YOUR ASSIGNMENT => A single figure is expected: how many lines of the data that follows contain the word "Before".

Stored items:

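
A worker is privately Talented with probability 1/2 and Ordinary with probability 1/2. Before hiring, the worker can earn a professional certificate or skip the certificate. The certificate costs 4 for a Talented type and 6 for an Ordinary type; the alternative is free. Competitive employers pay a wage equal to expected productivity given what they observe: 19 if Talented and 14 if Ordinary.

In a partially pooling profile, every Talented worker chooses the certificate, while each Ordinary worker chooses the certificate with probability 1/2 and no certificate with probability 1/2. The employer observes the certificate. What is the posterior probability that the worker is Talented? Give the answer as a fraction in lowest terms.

P(the certificate) = (1/2)·1 + (1/2)·(1/2) = 3/4.
By Bayes' rule, P(Talented | the certificate) = (1/2) / (3/4) = 2/3.

2/3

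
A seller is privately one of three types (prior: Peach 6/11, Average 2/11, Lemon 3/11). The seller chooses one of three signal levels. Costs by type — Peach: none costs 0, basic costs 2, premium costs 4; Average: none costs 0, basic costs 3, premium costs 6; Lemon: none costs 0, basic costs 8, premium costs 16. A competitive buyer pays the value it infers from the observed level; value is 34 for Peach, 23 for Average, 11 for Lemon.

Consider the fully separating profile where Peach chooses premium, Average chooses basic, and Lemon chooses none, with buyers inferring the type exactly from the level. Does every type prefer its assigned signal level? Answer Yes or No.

Separating prices: premium → 34, basic → 23, none → 11.
Peach (assigned premium): none: 11 − 0 = 11; basic: 23 − 2 = 21; premium: 34 − 4 = 30. Peach stays.
Average (assigned basic): none: 11 − 0 = 11; basic: 23 − 3 = 20; premium: 34 − 6 = 28. Average prefers premium.
Lemon (assigned none): none: 11 − 0 = 11; basic: 23 − 8 = 15; premium: 34 − 16 = 18. Lemon prefers premium.
At least one type deviates; the separating profile fails.

No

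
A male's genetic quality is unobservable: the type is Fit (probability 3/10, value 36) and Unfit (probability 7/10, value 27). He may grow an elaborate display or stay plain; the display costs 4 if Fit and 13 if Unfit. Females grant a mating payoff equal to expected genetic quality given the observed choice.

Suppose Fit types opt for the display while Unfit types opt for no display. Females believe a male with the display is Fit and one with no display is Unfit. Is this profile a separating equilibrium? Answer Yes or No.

Under these beliefs, the display earns mating payoff 36 and no display earns mating payoff 27.
Fit: the display nets 36 − 4 = 32; no display nets 27. Fit prefers the display.
Unfit: the display nets 36 − 13 = 23; no display nets 27. Unfit prefers no display.
Neither type deviates, so the separating profile is an equilibrium.

Yes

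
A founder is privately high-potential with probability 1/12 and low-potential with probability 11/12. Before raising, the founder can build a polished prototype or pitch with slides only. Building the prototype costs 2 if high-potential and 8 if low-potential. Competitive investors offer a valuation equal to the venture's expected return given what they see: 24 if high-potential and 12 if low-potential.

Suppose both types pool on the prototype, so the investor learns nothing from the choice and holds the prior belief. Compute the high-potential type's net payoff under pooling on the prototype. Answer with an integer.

11

Pooled valuation = 1/12·24 + 11/12·12 = 13.
high-potential pays cost 2 for the prototype, so net payoff = 13 − 2 = 11.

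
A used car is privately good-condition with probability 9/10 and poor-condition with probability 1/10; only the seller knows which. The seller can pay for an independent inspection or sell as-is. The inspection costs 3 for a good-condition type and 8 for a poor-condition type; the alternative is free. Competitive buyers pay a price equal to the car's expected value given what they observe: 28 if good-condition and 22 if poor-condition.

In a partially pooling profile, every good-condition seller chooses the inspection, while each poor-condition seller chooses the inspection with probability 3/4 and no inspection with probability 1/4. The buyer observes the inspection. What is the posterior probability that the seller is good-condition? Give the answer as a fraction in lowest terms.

12/13

P(the inspection) = (9/10)·1 + (1/10)·(3/4) = 39/40.
By Bayes' rule, P(good-condition | the inspection) = (9/10) / (39/40) = 12/13.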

FINISHED TASK => 2